■ DATA TO EXAMINE:
= = = = =

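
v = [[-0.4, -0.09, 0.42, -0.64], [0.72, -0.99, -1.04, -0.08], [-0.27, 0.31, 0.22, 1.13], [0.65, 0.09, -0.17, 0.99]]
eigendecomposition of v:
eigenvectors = [[-0.06+0.00j,-0.05+0.43j,-0.05-0.43j,(-0.17+0j)], [(0.46+0j),0.62+0.00j,(0.62-0j),-0.97+0.00j], [(-0.75+0j),(-0.58-0.13j),-0.58+0.13j,0.12+0.00j], [(-0.46+0j),(0.05-0.25j),(0.05+0.25j),(0.13+0j)]]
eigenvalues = [(0.7+0j), (-0.08+0.74j), (-0.08-0.74j), (-0.73+0j)]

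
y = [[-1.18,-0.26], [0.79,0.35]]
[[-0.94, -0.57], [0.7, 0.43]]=y @ [[0.7, 0.43], [0.43, 0.26]]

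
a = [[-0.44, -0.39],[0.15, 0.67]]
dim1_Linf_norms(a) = [0.44, 0.67]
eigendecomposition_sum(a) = [[-0.41,-0.15], [0.06,0.02]] + [[-0.03, -0.24], [0.09, 0.65]]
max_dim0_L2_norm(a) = 0.78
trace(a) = 0.23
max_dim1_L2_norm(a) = 0.69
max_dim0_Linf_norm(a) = 0.67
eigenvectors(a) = [[-0.99, 0.35], [0.14, -0.94]]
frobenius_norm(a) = 0.90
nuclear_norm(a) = 1.14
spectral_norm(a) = 0.86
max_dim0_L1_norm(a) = 1.06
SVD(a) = [[-0.64,0.77], [0.77,0.64]] @ diag([0.8612954087390147, 0.27435418510584725]) @ [[0.46, 0.89], [-0.89, 0.46]]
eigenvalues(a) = [-0.38, 0.61]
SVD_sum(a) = [[-0.25, -0.49], [0.31, 0.59]] + [[-0.19, 0.10], [-0.16, 0.08]]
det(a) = -0.24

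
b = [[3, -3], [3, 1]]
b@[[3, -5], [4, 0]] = [[-3, -15], [13, -15]]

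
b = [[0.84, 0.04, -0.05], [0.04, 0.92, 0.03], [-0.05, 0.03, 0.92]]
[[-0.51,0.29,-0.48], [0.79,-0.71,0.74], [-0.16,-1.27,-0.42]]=b @ [[-0.67, 0.30, -0.64],[0.90, -0.74, 0.85],[-0.24, -1.34, -0.52]]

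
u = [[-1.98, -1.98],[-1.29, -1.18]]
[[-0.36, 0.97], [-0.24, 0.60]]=u @ [[0.27, -0.17],[-0.09, -0.32]]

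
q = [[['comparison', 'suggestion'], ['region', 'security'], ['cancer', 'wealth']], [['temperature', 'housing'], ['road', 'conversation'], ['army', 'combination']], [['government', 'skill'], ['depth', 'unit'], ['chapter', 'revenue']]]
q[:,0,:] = [['comparison', 'suggestion'], ['temperature', 'housing'], ['government', 'skill']]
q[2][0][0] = 'government'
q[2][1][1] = 'unit'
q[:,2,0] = ['cancer', 'army', 'chapter']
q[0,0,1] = 'suggestion'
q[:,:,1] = [['suggestion', 'security', 'wealth'], ['housing', 'conversation', 'combination'], ['skill', 'unit', 'revenue']]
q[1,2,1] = 'combination'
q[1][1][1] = 'conversation'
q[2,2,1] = 'revenue'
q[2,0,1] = 'skill'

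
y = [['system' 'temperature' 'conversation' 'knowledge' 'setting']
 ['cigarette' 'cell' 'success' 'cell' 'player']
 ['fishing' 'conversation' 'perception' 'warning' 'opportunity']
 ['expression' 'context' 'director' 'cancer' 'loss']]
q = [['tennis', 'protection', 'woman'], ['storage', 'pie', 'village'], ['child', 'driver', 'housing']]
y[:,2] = ['conversation', 'success', 'perception', 'director']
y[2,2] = 'perception'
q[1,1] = 'pie'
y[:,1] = ['temperature', 'cell', 'conversation', 'context']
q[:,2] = ['woman', 'village', 'housing']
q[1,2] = 'village'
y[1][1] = 'cell'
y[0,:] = ['system', 'temperature', 'conversation', 'knowledge', 'setting']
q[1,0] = 'storage'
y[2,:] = ['fishing', 'conversation', 'perception', 'warning', 'opportunity']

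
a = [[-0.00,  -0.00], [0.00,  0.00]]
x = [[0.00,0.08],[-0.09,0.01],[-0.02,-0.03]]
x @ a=[[0.0, 0.0], [0.00, 0.00], [0.0, 0.00]]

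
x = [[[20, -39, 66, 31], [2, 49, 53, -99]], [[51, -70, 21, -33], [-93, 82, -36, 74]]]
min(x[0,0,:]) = -39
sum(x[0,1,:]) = 5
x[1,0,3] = -33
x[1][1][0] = -93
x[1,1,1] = 82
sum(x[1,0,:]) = -31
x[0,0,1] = -39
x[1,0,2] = 21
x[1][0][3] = -33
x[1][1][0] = -93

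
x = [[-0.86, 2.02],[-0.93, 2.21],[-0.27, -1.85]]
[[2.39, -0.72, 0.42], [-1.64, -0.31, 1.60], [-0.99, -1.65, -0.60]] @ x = [[-1.5, 2.46], [1.27, -6.96], [2.55, -4.54]]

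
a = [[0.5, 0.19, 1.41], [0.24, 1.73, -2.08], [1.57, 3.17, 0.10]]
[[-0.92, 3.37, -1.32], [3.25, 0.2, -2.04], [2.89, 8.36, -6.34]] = a @ [[0.65, 2.43, 1.46],[0.62, 1.39, -2.69],[-0.97, 1.34, -1.09]]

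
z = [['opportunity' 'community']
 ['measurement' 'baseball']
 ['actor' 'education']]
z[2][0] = 'actor'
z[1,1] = 'baseball'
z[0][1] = 'community'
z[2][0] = 'actor'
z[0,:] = ['opportunity', 'community']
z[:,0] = ['opportunity', 'measurement', 'actor']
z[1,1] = 'baseball'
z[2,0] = 'actor'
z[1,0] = 'measurement'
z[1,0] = 'measurement'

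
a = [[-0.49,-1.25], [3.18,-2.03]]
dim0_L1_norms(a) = [3.67, 3.28]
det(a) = 4.97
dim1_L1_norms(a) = [1.74, 5.21]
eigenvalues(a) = [(-1.26+1.84j), (-1.26-1.84j)]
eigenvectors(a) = [[(0.21+0.49j), (0.21-0.49j)],  [(0.85+0j), (0.85-0j)]]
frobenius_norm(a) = 4.00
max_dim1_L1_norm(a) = 5.21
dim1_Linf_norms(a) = [1.25, 3.18]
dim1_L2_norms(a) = [1.34, 3.77]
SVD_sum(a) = [[0.24, -0.17], [3.12, -2.11]] + [[-0.73,-1.08], [0.06,0.08]]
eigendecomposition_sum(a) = [[-0.25+1.18j,-0.62-0.43j], [(1.59+1.09j),(-1.01+0.66j)]] + [[(-0.25-1.18j), -0.62+0.43j], [(1.59-1.09j), -1.01-0.66j]]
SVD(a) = [[0.08,  1.00], [1.0,  -0.08]] @ diag([3.7828530274540118, 1.3137438763632794]) @ [[0.83, -0.56], [-0.56, -0.83]]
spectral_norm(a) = 3.78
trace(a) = -2.52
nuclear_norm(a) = 5.10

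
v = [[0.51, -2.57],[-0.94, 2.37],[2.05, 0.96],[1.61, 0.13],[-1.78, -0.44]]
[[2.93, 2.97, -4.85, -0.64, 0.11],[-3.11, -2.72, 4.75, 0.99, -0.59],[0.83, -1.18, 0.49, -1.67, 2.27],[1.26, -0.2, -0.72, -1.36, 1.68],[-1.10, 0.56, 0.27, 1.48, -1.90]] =v@[[0.86,-0.03,-0.59,-0.85,1.03], [-0.97,-1.16,1.77,0.08,0.16]]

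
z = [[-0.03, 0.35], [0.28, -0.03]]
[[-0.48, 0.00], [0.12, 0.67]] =z@ [[0.27, 2.43], [-1.35, 0.22]]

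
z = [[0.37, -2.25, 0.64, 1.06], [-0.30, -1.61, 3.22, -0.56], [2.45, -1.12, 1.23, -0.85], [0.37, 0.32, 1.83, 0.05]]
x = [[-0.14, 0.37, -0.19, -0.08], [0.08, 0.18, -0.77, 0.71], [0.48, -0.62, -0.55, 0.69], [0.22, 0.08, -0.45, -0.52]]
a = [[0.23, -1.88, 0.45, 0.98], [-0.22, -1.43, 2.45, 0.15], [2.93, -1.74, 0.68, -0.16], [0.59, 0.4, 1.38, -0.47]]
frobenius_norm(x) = 1.80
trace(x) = -1.03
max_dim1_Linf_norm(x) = 0.77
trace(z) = 0.04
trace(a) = -0.99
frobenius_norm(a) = 5.25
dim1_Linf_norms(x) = [0.37, 0.77, 0.69, 0.52]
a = z + x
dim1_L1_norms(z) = [4.32, 5.69, 5.65, 2.57]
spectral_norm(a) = 4.14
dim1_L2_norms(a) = [2.18, 2.85, 3.48, 1.62]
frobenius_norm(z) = 5.76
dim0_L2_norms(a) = [3.01, 2.96, 2.93, 1.11]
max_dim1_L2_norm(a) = 3.48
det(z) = -21.81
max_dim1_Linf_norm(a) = 2.93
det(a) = -5.30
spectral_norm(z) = 4.66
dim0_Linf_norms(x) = [0.48, 0.62, 0.77, 0.71]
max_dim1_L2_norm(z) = 3.66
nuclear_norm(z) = 10.16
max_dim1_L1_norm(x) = 2.34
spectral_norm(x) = 1.46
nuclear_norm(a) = 8.91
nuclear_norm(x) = 2.96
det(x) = -0.00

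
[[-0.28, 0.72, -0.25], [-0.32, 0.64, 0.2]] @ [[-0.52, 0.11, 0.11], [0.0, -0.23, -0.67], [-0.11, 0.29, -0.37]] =[[0.17, -0.27, -0.42], [0.14, -0.12, -0.54]]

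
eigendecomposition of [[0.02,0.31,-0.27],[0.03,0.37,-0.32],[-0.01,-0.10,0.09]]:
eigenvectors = [[0.62,0.98,0.02], [0.75,0.08,0.66], [-0.21,0.18,0.75]]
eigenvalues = [0.48, -0.01, 0.0]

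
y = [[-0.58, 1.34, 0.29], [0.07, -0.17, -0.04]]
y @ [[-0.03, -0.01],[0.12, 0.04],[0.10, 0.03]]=[[0.21, 0.07], [-0.03, -0.01]]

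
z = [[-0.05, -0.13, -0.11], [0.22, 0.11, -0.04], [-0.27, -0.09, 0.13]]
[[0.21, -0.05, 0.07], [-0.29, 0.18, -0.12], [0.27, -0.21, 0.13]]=z@[[-1.16, 0.81, -0.52], [-0.56, 0.03, -0.17], [-0.74, 0.08, -0.23]]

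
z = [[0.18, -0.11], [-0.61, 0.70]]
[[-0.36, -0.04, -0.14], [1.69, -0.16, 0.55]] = z@[[-1.15,-0.73,-0.67], [1.41,-0.86,0.2]]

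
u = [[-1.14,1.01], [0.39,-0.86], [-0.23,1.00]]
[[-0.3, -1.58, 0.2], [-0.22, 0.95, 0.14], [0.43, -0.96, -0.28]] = u @ [[0.81,0.68,-0.53], [0.62,-0.80,-0.40]]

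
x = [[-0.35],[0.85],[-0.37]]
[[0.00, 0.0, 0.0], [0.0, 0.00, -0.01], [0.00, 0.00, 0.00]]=x@[[-0.0, 0.0, -0.01]]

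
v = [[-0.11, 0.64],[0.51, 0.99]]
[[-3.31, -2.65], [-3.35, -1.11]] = v@[[2.59, 4.41], [-4.72, -3.39]]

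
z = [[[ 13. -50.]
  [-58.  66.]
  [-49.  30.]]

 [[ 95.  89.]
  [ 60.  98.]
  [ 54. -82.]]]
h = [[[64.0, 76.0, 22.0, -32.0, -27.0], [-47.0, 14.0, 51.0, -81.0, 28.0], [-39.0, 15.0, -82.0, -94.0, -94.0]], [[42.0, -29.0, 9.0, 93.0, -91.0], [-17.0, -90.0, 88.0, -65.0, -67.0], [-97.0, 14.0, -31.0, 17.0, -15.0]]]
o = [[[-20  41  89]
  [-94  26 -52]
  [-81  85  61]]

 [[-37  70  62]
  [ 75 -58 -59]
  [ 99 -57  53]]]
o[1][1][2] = -59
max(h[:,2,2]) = -31.0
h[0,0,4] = -27.0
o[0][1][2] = -52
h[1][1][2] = 88.0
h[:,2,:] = [[-39.0, 15.0, -82.0, -94.0, -94.0], [-97.0, 14.0, -31.0, 17.0, -15.0]]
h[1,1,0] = -17.0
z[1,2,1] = -82.0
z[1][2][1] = -82.0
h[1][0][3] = 93.0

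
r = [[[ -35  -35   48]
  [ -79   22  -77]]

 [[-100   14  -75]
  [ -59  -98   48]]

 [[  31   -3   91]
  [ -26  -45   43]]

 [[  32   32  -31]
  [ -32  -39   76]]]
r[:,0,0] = [-35, -100, 31, 32]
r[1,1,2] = 48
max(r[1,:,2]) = 48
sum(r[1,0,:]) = -161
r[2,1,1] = -45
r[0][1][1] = 22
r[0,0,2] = 48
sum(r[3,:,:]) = 38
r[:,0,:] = [[-35, -35, 48], [-100, 14, -75], [31, -3, 91], [32, 32, -31]]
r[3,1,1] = -39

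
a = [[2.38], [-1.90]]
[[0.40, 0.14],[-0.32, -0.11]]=a @ [[0.17, 0.06]]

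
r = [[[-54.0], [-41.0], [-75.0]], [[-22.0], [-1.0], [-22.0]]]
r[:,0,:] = [[-54.0], [-22.0]]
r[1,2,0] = -22.0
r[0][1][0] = -41.0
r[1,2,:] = [-22.0]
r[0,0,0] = -54.0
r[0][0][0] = -54.0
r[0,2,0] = -75.0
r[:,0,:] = [[-54.0], [-22.0]]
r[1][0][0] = -22.0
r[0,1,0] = -41.0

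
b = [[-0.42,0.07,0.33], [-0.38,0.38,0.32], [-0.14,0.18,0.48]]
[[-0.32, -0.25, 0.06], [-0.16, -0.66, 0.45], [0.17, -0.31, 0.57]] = b @ [[1.29, 0.35, 0.84],[0.36, -1.36, 1.19],[0.59, -0.03, 0.99]]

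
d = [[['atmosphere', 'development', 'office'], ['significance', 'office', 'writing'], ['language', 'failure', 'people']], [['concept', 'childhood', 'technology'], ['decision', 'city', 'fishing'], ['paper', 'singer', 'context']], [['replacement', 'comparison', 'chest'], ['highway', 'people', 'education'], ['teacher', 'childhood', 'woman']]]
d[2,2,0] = 'teacher'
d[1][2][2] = 'context'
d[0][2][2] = 'people'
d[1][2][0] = 'paper'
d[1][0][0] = 'concept'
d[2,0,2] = 'chest'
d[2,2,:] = ['teacher', 'childhood', 'woman']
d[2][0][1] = 'comparison'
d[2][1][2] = 'education'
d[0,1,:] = ['significance', 'office', 'writing']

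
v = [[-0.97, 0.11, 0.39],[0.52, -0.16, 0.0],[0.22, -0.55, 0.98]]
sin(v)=[[-0.78, 0.08, 0.32],  [0.42, -0.13, 0.0],  [0.18, -0.46, 0.83]]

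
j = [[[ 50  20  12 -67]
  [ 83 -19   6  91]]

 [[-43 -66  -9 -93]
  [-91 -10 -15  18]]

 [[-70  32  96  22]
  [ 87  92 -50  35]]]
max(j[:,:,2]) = 96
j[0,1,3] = 91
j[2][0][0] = -70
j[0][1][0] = 83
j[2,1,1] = 92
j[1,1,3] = 18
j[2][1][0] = 87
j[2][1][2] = -50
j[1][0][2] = -9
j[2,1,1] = 92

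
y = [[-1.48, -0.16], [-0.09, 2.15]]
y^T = [[-1.48, -0.09],[-0.16, 2.15]]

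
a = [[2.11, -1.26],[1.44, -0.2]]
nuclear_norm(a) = 3.31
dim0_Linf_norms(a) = [2.11, 1.26]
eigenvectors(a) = [[(0.59+0.35j), 0.59-0.35j],[(0.73+0j), 0.73-0.00j]]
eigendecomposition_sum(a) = [[(1.06-0.45j), (-0.63+0.87j)],  [(0.72-0.99j), -0.10+1.14j]] + [[(1.06+0.45j),-0.63-0.87j],[(0.72+0.99j),-0.10-1.14j]]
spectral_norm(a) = 2.81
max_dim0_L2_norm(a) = 2.55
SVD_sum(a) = [[2.21,-1.04], [1.26,-0.59]] + [[-0.10, -0.22], [0.18, 0.39]]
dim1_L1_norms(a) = [3.37, 1.64]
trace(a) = 1.91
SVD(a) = [[-0.87, -0.49],[-0.49, 0.87]] @ diag([2.8121411114091037, 0.495138737651148]) @ [[-0.91, 0.42], [0.42, 0.91]]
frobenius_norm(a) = 2.86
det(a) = 1.39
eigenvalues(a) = [(0.96+0.69j), (0.96-0.69j)]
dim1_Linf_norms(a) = [2.11, 1.44]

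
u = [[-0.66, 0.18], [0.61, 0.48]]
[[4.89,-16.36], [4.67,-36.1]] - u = [[5.55, -16.54], [4.06, -36.58]]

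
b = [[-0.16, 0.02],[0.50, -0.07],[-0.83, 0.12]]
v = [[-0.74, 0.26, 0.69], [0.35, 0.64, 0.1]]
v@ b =[[-0.32, 0.05], [0.18, -0.03]]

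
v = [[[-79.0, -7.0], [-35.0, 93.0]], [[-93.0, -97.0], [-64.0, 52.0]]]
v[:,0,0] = [-79.0, -93.0]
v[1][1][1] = 52.0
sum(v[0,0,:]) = -86.0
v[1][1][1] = 52.0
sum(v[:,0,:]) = -276.0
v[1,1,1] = 52.0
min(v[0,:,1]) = -7.0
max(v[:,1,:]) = 93.0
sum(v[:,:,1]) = 41.0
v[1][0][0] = -93.0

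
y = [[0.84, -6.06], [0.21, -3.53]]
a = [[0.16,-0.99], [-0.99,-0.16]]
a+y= [[1.0,  -7.05], [-0.78,  -3.69]]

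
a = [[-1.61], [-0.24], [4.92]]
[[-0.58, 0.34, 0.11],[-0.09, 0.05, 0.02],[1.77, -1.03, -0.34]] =a@ [[0.36, -0.21, -0.07]]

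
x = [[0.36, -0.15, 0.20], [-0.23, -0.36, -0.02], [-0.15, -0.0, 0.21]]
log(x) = [[(-0.81+0.16j), (-0.05+0.55j), (0.59-0.03j)], [(-0.06+0.86j), -0.89+2.99j, -0.20-0.18j], [-0.43+0.04j, (0.1+0.14j), (-1.39-0.01j)]]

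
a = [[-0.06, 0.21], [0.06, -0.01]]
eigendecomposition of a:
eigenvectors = [[-0.92, -0.83], [0.39, -0.55]]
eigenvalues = [-0.15, 0.08]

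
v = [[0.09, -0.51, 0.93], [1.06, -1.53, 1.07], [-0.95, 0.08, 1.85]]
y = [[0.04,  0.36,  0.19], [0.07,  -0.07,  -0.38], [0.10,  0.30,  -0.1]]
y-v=[[-0.05, 0.87, -0.74], [-0.99, 1.46, -1.45], [1.05, 0.22, -1.95]]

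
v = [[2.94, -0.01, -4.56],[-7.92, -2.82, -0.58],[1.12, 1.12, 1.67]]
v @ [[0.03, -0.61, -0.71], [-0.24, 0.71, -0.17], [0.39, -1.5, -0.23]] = [[-1.69, 5.04, -1.04], [0.21, 3.7, 6.24], [0.42, -2.39, -1.37]]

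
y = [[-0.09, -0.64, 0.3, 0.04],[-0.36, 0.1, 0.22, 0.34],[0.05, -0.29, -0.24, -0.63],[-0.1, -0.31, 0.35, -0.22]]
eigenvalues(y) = [(0.43+0j), (-0.31+0.55j), (-0.31-0.55j), (-0.25+0j)]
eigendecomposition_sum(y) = [[(0.23-0j), -0.31+0.00j, -0.05+0.00j, -0.10+0.00j], [(-0.17+0j), (0.23-0j), 0.04-0.00j, 0.07+0.00j], [(0.03-0j), (-0.04+0j), (-0.01+0j), -0.01+0.00j], [0.06-0.00j, (-0.08+0j), (-0.01+0j), (-0.03+0j)]] + [[(-0.11-0.05j), -0.11+0.06j, 0.20+0.08j, -0.01+0.31j],[(-0.06+0.01j), (-0.03+0.06j), 0.11-0.02j, (0.08+0.13j)],[0.06-0.13j, (-0.08-0.14j), -0.09+0.25j, -0.38+0.00j],[(-0.09-0.07j), -0.12+0.03j, (0.18+0.13j), (-0.08+0.3j)]] + [[(-0.11+0.05j), -0.11-0.06j, 0.20-0.08j, (-0.01-0.31j)], [-0.06-0.01j, -0.03-0.06j, (0.11+0.02j), (0.08-0.13j)], [0.06+0.13j, -0.08+0.14j, -0.09-0.25j, -0.38-0.00j], [(-0.09+0.07j), (-0.12-0.03j), (0.18-0.13j), -0.08-0.30j]] + [[-0.11+0.00j, -0.10-0.00j, -0.05-0.00j, 0.16-0.00j], [-0.07+0.00j, -0.07-0.00j, (-0.03-0j), 0.10-0.00j], [-0.10+0.00j, -0.09-0.00j, (-0.05-0j), 0.14-0.00j], [0.02-0.00j, (0.02+0j), 0.01+0.00j, -0.03+0.00j]]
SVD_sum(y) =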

= = = = =

Reprint exactly the lines above that start at the one with "z[1][2][1] = -82.0" and end at the one with "b = [[-0.42,0.07,0.33], [-0.38,0.38,0.32], [-0.14,0.18,0.48]]", keeping both and adding none.

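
z[1][2][1] = -82.0
h[1][0][3] = 93.0

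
r = [[[ -35  -35   48]
  [ -79   22  -77]]

 [[-100   14  -75]
  [ -59  -98   48]]

 [[  31   -3   91]
  [ -26  -45   43]]

 [[  32   32  -31]
  [ -32  -39   76]]]
r[:,0,0] = [-35, -100, 31, 32]
r[1,1,2] = 48
max(r[1,:,2]) = 48
sum(r[1,0,:]) = -161
r[2,1,1] = -45
r[0][1][1] = 22
r[0,0,2] = 48
sum(r[3,:,:]) = 38
r[:,0,:] = [[-35, -35, 48], [-100, 14, -75], [31, -3, 91], [32, 32, -31]]
r[3,1,1] = -39

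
a = [[2.38], [-1.90]]
[[0.40, 0.14],[-0.32, -0.11]]=a @ [[0.17, 0.06]]

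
r = [[[-54.0], [-41.0], [-75.0]], [[-22.0], [-1.0], [-22.0]]]
r[:,0,:] = [[-54.0], [-22.0]]
r[1,2,0] = -22.0
r[0][1][0] = -41.0
r[1,2,:] = [-22.0]
r[0,0,0] = -54.0
r[0][0][0] = -54.0
r[0,2,0] = -75.0
r[:,0,:] = [[-54.0], [-22.0]]
r[1][0][0] = -22.0
r[0,1,0] = -41.0

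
b = [[-0.42,0.07,0.33], [-0.38,0.38,0.32], [-0.14,0.18,0.48]]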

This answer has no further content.